** Dataset extract follows **
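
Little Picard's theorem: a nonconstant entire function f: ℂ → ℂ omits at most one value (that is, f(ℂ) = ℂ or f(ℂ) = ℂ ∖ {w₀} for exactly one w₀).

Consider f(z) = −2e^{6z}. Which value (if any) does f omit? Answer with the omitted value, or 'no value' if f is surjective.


Little Picard bounds the complement of f(ℂ) to at most one point.
e^{6z} is never zero on ℂ, so -2·e^{6z} takes every value in ℂ ∖ {0}. Adding 0 shifts the range to ℂ ∖ {0}. Thus f omits exactly the value 0.

Omitted value: 0.


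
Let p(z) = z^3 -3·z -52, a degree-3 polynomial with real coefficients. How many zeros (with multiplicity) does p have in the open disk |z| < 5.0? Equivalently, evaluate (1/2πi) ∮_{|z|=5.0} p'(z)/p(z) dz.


The zeros of p are: 4, (-2 + 3i), (-2 - 3i).
Their magnitudes are: 4, 3.606, 3.606.
Zeros with |z| < R = 5.0: 4, (-2 + 3i), (-2 - 3i).
Count = 3.
By the argument principle, (1/2πi) ∮_{|z|=R} p'(z)/p(z) dz equals exactly this count.

Number of zeros inside |z| < 5.0: 3.


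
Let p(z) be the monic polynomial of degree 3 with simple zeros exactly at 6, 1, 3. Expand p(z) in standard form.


The polynomial is p(z) = ∏_{α ∈ S} (z − α), where S = {6, 1, 3}.
Expanding the product yields: p(z) = z^3 -10·z^2 + 27·z -18.
The resulting polynomial has degree 3 and real coefficients as required.

p(z) = z^3 -10·z^2 + 27·z -18.


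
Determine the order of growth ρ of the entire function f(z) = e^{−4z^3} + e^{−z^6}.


Each summand is entire of order 3 and 6 respectively (as in the single-exponential case). The order of a sum is at most the max of the orders, so ρ ≤ 6. For the lower bound: on |z|=r choose arg z so that -1z^6 is real positive; then |e^{-1z^6}| = e^{1r^6} while |e^{-4z^3}| ≤ e^{4r^3} = o(e^{1r^6}). So |f| ≥ e^{1r^6}(1 − o(1)) and ρ ≥ 6. Hence ρ = max(3, 6) = 6.
Therefore ρ = 6.

Order ρ = 6.


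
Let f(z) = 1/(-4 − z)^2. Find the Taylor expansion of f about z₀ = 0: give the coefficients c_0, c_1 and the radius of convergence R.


Let w = z − z₀, so z = z₀ + w.
Then -4 − z = -4 − (z₀ + w) = (-4 − z₀) − w = -4 − w.
f(z) = 1/(-4 − w)^2 = (1/(-4)^2) · (1 − w/(-4))^{−2}.
By the binomial series (1−u)^{−2} = Σ_{n≥0} C(n+1, 1) u^n for |u|<1, with u = w/(-4):
  c_n = C(n+1, 1) / (-4)^(n+2).
  c_0 = 1/(-4)^2 = 1/16.
  c_1 = 2/(-4)^3 = -1/32.
The series is valid for |w/d| < 1, i.e. |z − z₀| < |d|.
Radius of convergence: R = |-4 − z₀| = |-4| = 4 (distance from z₀ to the singularity z = -4).

c_0 = 1/16, c_1 = -1/32; R = 4.


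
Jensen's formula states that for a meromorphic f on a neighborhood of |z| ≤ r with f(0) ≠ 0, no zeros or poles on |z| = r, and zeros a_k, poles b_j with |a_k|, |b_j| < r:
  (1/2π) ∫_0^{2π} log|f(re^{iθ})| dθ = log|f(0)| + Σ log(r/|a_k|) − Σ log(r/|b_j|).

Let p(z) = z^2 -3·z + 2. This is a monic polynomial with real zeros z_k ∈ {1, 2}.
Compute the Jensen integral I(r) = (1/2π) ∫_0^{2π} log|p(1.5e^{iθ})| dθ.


Zeros: 1, 2; r = 1.5.
Inside |z| < r: 1. Outside (|z| ≥ r): 2.
p(0) = 2, so log|p(0)| = log(2) = 0.6931.
Apply Jensen: I(r) = log|p(0)| + Σ_k log(r/|z_k|), summed over zeros inside |z| < r.
  log(r/|z_k|) for z_k = 1: log(1.5/1) = 0.4055
  Outside zeros (2) contribute nothing to the Jensen sum.
Sum over inside zeros: 0.4055.
I(r) = log|p(0)| + (inside sum) = 0.6931 + 0.4055 = 1.0986.
Note: since some zeros are outside |z| ≤ r, the simplified n·log(r) form does NOT apply — only the inside zeros contribute.

I(r) ≈ 1.0986.


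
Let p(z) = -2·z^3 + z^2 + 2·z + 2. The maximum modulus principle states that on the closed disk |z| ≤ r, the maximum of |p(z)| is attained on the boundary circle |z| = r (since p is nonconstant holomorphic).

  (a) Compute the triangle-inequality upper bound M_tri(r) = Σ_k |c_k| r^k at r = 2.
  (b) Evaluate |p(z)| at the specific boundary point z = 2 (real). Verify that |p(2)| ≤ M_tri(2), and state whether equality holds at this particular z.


Coefficients: c_0 = 2, c_1 = 2, c_2 = 1, c_3 = -2. Radius r = 2.
Part (a). Triangle bound: M_tri(r) = Σ_k |c_k| r^k
  = |2|·2^0 + |2|·2^1 + |1|·2^2 + |-2|·2^3
  = 2 + 4 + 4 + 16 = 26.
This bounds M(r) := max_{|z|=r} |p(z)| from above; equality holds iff all terms c_k z^k can be made to align in phase at a single z on |z|=r.
Part (b). At z = 2 (real, on the circle |z| = r):
  p(2) = (2)·2^0 + (2)·2^1 + (1)·2^2 + (-2)·2^3 = -6.
  |p(2)| = 6.
Check: |p(2)| = 6 ≤ 26 = M_tri(2). ✓ Equality does not hold at z = 2 (the coefficients have mixed signs, so the terms do not all align in phase there).

M_tri(2) = 26; |p(2)| = 6; equality at z=2: no.


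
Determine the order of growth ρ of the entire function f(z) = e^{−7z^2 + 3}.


|e^{−7z^2 + 3}| = e^{Re(-7·z^2) + 3} ≤ e^{7|z|^2 + 3} = e^{7r^2 + 3} on |z| = r, so ρ ≤ 2. Choosing z on |z|=r so that -7·z^2 is real positive (always possible by picking arg z appropriately) gives |f(z)| = e^{7r^2 + 3}, matching the bound. The additive constant 3 does not affect log log M(r) ~ 2·log r. Hence ρ = 2.
Therefore ρ = 2.

Order ρ = 2.


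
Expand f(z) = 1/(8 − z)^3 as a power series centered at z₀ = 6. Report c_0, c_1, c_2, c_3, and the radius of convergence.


Let w = z − z₀, so z = z₀ + w.
Then 8 − z = 8 − (z₀ + w) = (8 − z₀) − w = 2 − w.
f(z) = 1/(2 − w)^3 = (1/(2)^3) · (1 − w/(2))^{−3}.
By the binomial series (1−u)^{−3} = Σ_{n≥0} C(n+2, 2) u^n for |u|<1, with u = w/(2):
  c_n = C(n+2, 2) / (2)^(n+3).
  c_0 = 1/(2)^3 = 1/8.
  c_1 = 3/(2)^4 = 3/16.
  c_2 = 6/(2)^5 = 3/16.
  c_3 = 10/(2)^6 = 5/32.
The series is valid for |w/d| < 1, i.e. |z − z₀| < |d|.
Radius of convergence: R = |8 − z₀| = |2| = 2 (distance from z₀ to the singularity z = 8).

c_0 = 1/8, c_1 = 3/16, c_2 = 3/16, c_3 = 5/32; R = 2.


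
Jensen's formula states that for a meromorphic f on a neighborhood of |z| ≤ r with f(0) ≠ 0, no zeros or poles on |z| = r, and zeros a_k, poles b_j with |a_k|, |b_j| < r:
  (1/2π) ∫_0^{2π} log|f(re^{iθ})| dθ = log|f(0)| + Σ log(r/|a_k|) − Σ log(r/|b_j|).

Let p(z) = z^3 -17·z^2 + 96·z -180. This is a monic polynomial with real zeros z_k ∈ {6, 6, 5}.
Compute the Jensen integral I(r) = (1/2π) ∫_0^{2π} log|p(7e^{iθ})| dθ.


Zeros: 5, 6, 6; r = 7.
Inside |z| < r: 5, 6, 6. Outside (|z| ≥ r): ∅.
p(0) = -180, so log|p(0)| = log(180) = 5.1930.
Apply Jensen: I(r) = log|p(0)| + Σ_k log(r/|z_k|), summed over zeros inside |z| < r.
  log(r/|z_k|) for z_k = 6: log(7/6) = 0.1542
  log(r/|z_k|) for z_k = 6: log(7/6) = 0.1542
  log(r/|z_k|) for z_k = 5: log(7/5) = 0.3365
Sum over inside zeros: 0.6448.
I(r) = log|p(0)| + (inside sum) = 5.1930 + 0.6448 = 5.8377.
Closed form (all zeros inside, monic): I(r) = n·log(r) = 3·log(7) = 5.8377. ✓

I(r) ≈ 5.8377.


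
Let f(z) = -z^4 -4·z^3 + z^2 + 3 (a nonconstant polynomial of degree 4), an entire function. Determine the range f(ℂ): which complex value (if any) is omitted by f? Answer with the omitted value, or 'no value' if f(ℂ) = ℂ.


Little Picard bounds the complement of f(ℂ) to at most one point.
For every w ∈ ℂ, the equation p(z) − w = 0 is a nonconstant polynomial in z and hence has at least one root by the fundamental theorem of algebra. So p is surjective onto ℂ, omitting no value.

Omitted value: no value.


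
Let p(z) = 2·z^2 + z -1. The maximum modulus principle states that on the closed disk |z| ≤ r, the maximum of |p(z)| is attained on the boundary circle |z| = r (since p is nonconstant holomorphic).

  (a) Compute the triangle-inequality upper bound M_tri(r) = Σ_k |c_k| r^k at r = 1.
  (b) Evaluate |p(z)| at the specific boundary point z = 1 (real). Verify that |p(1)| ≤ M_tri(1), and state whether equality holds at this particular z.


Coefficients: c_0 = -1, c_1 = 1, c_2 = 2. Radius r = 1.
Part (a). Triangle bound: M_tri(r) = Σ_k |c_k| r^k
  = |-1|·1^0 + |1|·1^1 + |2|·1^2
  = 1 + 1 + 2 = 4.
This bounds M(r) := max_{|z|=r} |p(z)| from above; equality holds iff all terms c_k z^k can be made to align in phase at a single z on |z|=r.
Part (b). At z = 1 (real, on the circle |z| = r):
  p(1) = (-1)·1^0 + (1)·1^1 + (2)·1^2 = 2.
  |p(1)| = 2.
Check: |p(1)| = 2 ≤ 4 = M_tri(1). ✓ Equality does not hold at z = 1 (the coefficients have mixed signs, so the terms do not all align in phase there).

M_tri(1) = 4; |p(1)| = 2; equality at z=1: no.


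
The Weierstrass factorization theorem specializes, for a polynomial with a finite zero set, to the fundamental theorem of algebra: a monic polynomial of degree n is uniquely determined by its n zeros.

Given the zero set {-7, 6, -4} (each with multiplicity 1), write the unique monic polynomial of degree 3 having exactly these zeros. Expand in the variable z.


The polynomial is p(z) = ∏_{α ∈ S} (z − α), where S = {-7, 6, -4}.
Expanding the product yields: p(z) = z^3 + 5·z^2 -38·z -168.
The resulting polynomial has degree 3 and real coefficients as required.

p(z) = z^3 + 5·z^2 -38·z -168.


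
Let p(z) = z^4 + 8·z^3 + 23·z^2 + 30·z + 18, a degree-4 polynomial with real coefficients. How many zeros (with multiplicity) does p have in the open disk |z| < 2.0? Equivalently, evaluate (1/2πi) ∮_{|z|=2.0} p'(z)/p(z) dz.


The zeros of p are: (-1 + 1i), (-1 - 1i), -3, -3.
Their magnitudes are: 1.414, 1.414, 3, 3.
Zeros with |z| < R = 2.0: (-1 + 1i), (-1 - 1i).
Count = 2.
By the argument principle, (1/2πi) ∮_{|z|=R} p'(z)/p(z) dz equals exactly this count.

Number of zeros inside |z| < 2.0: 2.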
** End of Dataset extract **
Exercise details
Your answer should consist of the lines above that hold the word "maximum".

Written response
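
Let p(z) = -2·z^3 + z^2 + 2·z + 2. The maximum modulus principle states that on the closed disk |z| ≤ r, the maximum of |p(z)| is attained on the boundary circle |z| = r (since p is nonconstant holomorphic).
Let p(z) = 2·z^2 + z -1. The maximum modulus principle states that on the closed disk |z| ≤ r, the maximum of |p(z)| is attained on the boundary circle |z| = r (since p is nonconstant holomorphic).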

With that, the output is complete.